--- START ---

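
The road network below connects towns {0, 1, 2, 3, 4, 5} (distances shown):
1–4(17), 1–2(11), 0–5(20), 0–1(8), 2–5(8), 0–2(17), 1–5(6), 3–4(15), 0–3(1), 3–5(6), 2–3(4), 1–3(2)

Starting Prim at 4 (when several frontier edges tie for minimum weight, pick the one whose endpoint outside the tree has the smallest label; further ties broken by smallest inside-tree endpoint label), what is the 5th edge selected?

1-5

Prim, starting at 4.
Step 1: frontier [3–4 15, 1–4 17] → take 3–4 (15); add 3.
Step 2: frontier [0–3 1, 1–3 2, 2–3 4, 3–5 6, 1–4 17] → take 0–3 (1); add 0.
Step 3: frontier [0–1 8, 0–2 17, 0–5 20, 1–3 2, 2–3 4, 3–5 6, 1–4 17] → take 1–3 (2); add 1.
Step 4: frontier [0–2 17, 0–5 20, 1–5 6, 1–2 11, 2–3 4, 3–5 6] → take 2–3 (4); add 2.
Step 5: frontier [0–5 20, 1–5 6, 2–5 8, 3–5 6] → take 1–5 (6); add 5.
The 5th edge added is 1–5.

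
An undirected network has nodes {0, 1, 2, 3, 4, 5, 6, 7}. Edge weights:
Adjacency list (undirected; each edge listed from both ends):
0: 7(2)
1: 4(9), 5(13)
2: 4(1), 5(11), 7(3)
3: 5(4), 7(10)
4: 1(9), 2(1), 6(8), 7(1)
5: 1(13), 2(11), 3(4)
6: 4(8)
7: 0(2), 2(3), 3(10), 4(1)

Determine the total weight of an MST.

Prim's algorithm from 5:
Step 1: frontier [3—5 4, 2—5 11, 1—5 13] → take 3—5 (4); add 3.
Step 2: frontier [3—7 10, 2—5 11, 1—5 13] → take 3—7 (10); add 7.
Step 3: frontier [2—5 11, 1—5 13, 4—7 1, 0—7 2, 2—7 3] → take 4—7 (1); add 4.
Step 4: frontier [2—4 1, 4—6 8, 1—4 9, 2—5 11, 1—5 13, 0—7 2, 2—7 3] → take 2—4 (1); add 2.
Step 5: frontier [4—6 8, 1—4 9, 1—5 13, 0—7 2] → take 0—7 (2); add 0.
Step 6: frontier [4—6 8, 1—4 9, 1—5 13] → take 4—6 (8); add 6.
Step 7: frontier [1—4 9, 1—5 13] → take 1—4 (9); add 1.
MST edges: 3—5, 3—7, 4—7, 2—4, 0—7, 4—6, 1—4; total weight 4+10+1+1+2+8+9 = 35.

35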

--- END ---

● **Your instructions**: Your answer must be a copy of every line in the data above that holds the string "network".

● **Exercise response**:
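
The road network below connects towns {0, 1, 2, 3, 4, 5} (distances shown):
An undirected network has nodes {0, 1, 2, 3, 4, 5, 6, 7}. Edge weights: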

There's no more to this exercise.